» What you are asked to do
Gather from the listing below each line that includes the word "probability", and copy it.

» Provided information

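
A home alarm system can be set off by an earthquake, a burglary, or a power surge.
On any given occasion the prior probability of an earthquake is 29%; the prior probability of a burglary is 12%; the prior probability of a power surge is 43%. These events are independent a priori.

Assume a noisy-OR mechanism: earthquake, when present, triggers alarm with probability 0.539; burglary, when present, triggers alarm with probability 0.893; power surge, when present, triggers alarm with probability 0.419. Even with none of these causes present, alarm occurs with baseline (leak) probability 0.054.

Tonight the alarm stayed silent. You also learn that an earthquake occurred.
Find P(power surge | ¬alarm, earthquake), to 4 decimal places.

Under noisy-OR, P(alarm | causes) = 1 − (1−0.054)·∏(1−qᵢ) over the active causes.
Sum P(¬alarm|·) weighted by the priors over the 4 (burglary, power surge) configurations:
  P(¬alarm | earthquake) = 0.436106·0.88·0.57 + 0.253378·0.88·0.43 + 0.046663·0.12·0.57 + 0.027111·0.12·0.43
        = 0.218751 + 0.095878 + 0.003192 + 0.001399 = 0.319220
Keeping only the power surge-present terms gives 0.097277, so
  P(power surge | ¬alarm, earthquake) = 0.097277 / 0.319220 ≈ 0.3047

P(power surge | ¬alarm, earthquake) ≈ 0.3047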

» Exercise output
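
On any given occasion the prior probability of an earthquake is 29%; the prior probability of a burglary is 12%; the prior probability of a power surge is 43%. These events are independent a priori.
Assume a noisy-OR mechanism: earthquake, when present, triggers alarm with probability 0.539; burglary, when present, triggers alarm with probability 0.893; power surge, when present, triggers alarm with probability 0.419. Even with none of these causes present, alarm occurs with baseline (leak) probability 0.054.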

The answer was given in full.